Exercise: In full and word for word, copy the records that follow.

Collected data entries
+++

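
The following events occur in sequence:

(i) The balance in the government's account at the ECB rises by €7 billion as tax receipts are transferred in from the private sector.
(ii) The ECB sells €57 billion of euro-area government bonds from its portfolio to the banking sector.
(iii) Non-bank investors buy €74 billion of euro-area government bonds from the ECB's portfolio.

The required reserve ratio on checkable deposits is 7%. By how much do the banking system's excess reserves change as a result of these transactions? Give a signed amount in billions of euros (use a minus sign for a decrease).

-€132.33 billion

Government account inflow €7 billion: reserves −€7B, deposits −€7B.
OMO sale (to banks) €57 billion: reserves −€57B, deposits 0.
Asset sale (to non-banks) €74 billion: reserves −€74B, deposits −€74B.
Totals: Δreserves = −€138B, Δdeposits = −€81B.
Δrequired reserves = 7% × −€81B = −€5.67B.
Δexcess reserves = Δreserves − Δrequired = −€138B − (−€5.67B) = -€132.33 billion.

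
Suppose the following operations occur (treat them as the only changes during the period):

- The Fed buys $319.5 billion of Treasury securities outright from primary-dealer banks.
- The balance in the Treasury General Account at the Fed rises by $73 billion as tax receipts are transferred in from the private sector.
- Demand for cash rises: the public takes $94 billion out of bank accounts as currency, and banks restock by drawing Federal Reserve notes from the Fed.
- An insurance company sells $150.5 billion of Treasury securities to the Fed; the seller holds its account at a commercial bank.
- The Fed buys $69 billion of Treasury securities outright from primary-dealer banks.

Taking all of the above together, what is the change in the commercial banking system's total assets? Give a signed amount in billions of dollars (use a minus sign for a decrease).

OMO purchase (from banks) $319.5 billion: just an asset swap on bank balance sheets → 0.
Government account inflow $73 billion: bank balance sheets shrink → −$73B.
Currency withdrawal $94 billion: bank balance sheets shrink → −$94B.
Asset purchase (from non-banks) $150.5 billion: bank balance sheets expand → +$150.5B.
OMO purchase (from banks) $69 billion: just an asset swap on bank balance sheets → 0.
Net: 0 − 73 − 94 + 150.5 + 0 = -$16.5 billion.

-$16.5 billion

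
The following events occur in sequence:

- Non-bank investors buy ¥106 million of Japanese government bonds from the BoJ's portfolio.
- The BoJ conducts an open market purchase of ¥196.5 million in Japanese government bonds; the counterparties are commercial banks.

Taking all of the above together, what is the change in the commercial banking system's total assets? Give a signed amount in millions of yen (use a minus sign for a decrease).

Asset sale (to non-banks) ¥106 million: bank balance sheets shrink → −¥106M.
OMO purchase (from banks) ¥196.5 million: just an asset swap on bank balance sheets → 0.
Net: −106 + 0 = -¥106 million.

-¥106 million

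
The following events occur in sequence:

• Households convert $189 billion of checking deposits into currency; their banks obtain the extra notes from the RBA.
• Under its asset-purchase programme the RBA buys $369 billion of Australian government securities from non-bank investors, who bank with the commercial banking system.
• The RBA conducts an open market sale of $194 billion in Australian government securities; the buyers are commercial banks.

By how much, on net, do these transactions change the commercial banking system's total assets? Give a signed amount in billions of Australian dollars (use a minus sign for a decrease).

RBA balance sheet:
  Assets:      Securities +$175B
  Liabilities: Bank reserves −$14B, Currency in circulation +$189B
Commercial banking system:
  Assets:      Reserves at CB −$14B, Securities +$194B
  Liabilities: Checkable deposits +$180B
Change in total bank assets = +$180 billion.

+$180 billion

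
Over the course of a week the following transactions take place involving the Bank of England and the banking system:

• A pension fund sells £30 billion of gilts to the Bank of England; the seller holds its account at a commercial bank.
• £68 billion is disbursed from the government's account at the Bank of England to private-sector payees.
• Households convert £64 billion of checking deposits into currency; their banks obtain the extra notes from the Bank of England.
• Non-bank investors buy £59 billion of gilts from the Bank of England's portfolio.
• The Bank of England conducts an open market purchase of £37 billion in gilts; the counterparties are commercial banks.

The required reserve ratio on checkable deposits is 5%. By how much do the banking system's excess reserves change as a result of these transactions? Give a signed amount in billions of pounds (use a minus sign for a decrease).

Asset purchase (from non-banks) £30 billion: reserves +£30B, deposits +£30B.
Government spending £68 billion: reserves +£68B, deposits +£68B.
Currency withdrawal £64 billion: reserves −£64B, deposits −£64B.
Asset sale (to non-banks) £59 billion: reserves −£59B, deposits −£59B.
OMO purchase (from banks) £37 billion: reserves +£37B, deposits 0.
Totals: Δreserves = +£12B, Δdeposits = −£25B.
Δrequired reserves = 5% × −£25B = −£1.25B.
Δexcess reserves = Δreserves − Δrequired = +£12B − (−£1.25B) = +£13.25 billion.

+£13.25 billion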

+++

Solution for this problem:
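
The following events occur in sequence:

(i) The balance in the government's account at the ECB rises by €7 billion as tax receipts are transferred in from the private sector.
(ii) The ECB sells €57 billion of euro-area government bonds from its portfolio to the banking sector.
(iii) Non-bank investors buy €74 billion of euro-area government bonds from the ECB's portfolio.

The required reserve ratio on checkable deposits is 7%. By how much do the banking system's excess reserves change as a result of these transactions? Give a signed amount in billions of euros (use a minus sign for a decrease).

-€132.33 billion

Government account inflow €7 billion: reserves −€7B, deposits −€7B.
OMO sale (to banks) €57 billion: reserves −€57B, deposits 0.
Asset sale (to non-banks) €74 billion: reserves −€74B, deposits −€74B.
Totals: Δreserves = −€138B, Δdeposits = −€81B.
Δrequired reserves = 7% × −€81B = −€5.67B.
Δexcess reserves = Δreserves − Δrequired = −€138B − (−€5.67B) = -€132.33 billion.

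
Suppose the following operations occur (treat them as the only changes during the period):

- The Fed buys $319.5 billion of Treasury securities outright from primary-dealer banks.
- The balance in the Treasury General Account at the Fed rises by $73 billion as tax receipts are transferred in from the private sector.
- Demand for cash rises: the public takes $94 billion out of bank accounts as currency, and banks restock by drawing Federal Reserve notes from the Fed.
- An insurance company sells $150.5 billion of Treasury securities to the Fed; the seller holds its account at a commercial bank.
- The Fed buys $69 billion of Treasury securities outright from primary-dealer banks.

Taking all of the above together, what is the change in the commercial banking system's total assets? Give a signed amount in billions of dollars (use a minus sign for a decrease).

OMO purchase (from banks) $319.5 billion: just an asset swap on bank balance sheets → 0.
Government account inflow $73 billion: bank balance sheets shrink → −$73B.
Currency withdrawal $94 billion: bank balance sheets shrink → −$94B.
Asset purchase (from non-banks) $150.5 billion: bank balance sheets expand → +$150.5B.
OMO purchase (from banks) $69 billion: just an asset swap on bank balance sheets → 0.
Net: 0 − 73 − 94 + 150.5 + 0 = -$16.5 billion.

-$16.5 billion

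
The following events occur in sequence:

- Non-bank investors buy ¥106 million of Japanese government bonds from the BoJ's portfolio.
- The BoJ conducts an open market purchase of ¥196.5 million in Japanese government bonds; the counterparties are commercial banks.

Taking all of the above together, what is the change in the commercial banking system's total assets? Give a signed amount in millions of yen (use a minus sign for a decrease).

Asset sale (to non-banks) ¥106 million: bank balance sheets shrink → −¥106M.
OMO purchase (from banks) ¥196.5 million: just an asset swap on bank balance sheets → 0.
Net: −106 + 0 = -¥106 million.

-¥106 million

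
The following events occur in sequence:

• Households convert $189 billion of checking deposits into currency; their banks obtain the extra notes from the RBA.
• Under its asset-purchase programme the RBA buys $369 billion of Australian government securities from non-bank investors, who bank with the commercial banking system.
• The RBA conducts an open market sale of $194 billion in Australian government securities; the buyers are commercial banks.

By how much, on net, do these transactions change the commercial banking system's total assets? Give a signed amount in billions of Australian dollars (use a minus sign for a decrease).

RBA balance sheet:
  Assets:      Securities +$175B
  Liabilities: Bank reserves −$14B, Currency in circulation +$189B
Commercial banking system:
  Assets:      Reserves at CB −$14B, Securities +$194B
  Liabilities: Checkable deposits +$180B
Change in total bank assets = +$180 billion.

+$180 billion

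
Over the course of a week the following transactions take place involving the Bank of England and the banking system:

• A pension fund sells £30 billion of gilts to the Bank of England; the seller holds its account at a commercial bank.
• £68 billion is disbursed from the government's account at the Bank of England to private-sector payees.
• Households convert £64 billion of checking deposits into currency; their banks obtain the extra notes from the Bank of England.
• Non-bank investors buy £59 billion of gilts from the Bank of England's portfolio.
• The Bank of England conducts an open market purchase of £37 billion in gilts; the counterparties are commercial banks.

The required reserve ratio on checkable deposits is 5%. By how much do the banking system's excess reserves change as a result of these transactions? Give a signed amount in billions of pounds (use a minus sign for a decrease).

Asset purchase (from non-banks) £30 billion: reserves +£30B, deposits +£30B.
Government spending £68 billion: reserves +£68B, deposits +£68B.
Currency withdrawal £64 billion: reserves −£64B, deposits −£64B.
Asset sale (to non-banks) £59 billion: reserves −£59B, deposits −£59B.
OMO purchase (from banks) £37 billion: reserves +£37B, deposits 0.
Totals: Δreserves = +£12B, Δdeposits = −£25B.
Δrequired reserves = 5% × −£25B = −£1.25B.
Δexcess reserves = Δreserves − Δrequired = +£12B − (−£1.25B) = +£13.25 billion.

+£13.25 billion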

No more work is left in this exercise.